[[ RECORDS TO PROCESS open ]]
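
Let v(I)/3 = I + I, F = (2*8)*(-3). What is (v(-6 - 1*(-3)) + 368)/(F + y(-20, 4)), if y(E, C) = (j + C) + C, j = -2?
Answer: -25/3 ≈ -8.3333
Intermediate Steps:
y(E, C) = -2 + 2*C (y(E, C) = (-2 + C) + C = -2 + 2*C)
F = -48 (F = 16*(-3) = -48)
v(I) = 6*I (v(I) = 3*(I + I) = 3*(2*I) = 6*I)
(v(-6 - 1*(-3)) + 368)/(F + y(-20, 4)) = (6*(-6 - 1*(-3)) + 368)/(-48 + (-2 + 2*4)) = (6*(-6 + 3) + 368)/(-48 + (-2 + 8)) = (6*(-3) + 368)/(-48 + 6) = (-18 + 368)/(-42) = 350*(-1/42) = -25/3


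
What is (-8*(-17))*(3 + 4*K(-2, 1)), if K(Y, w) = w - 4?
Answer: -1224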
[[ RECORDS TO PROCESS closed ]]
_EXERCISE BRIEF:_ Please count the lines above that contain the string "What" and reply with the number alone.

_WRITTEN RESPONSE:_ 2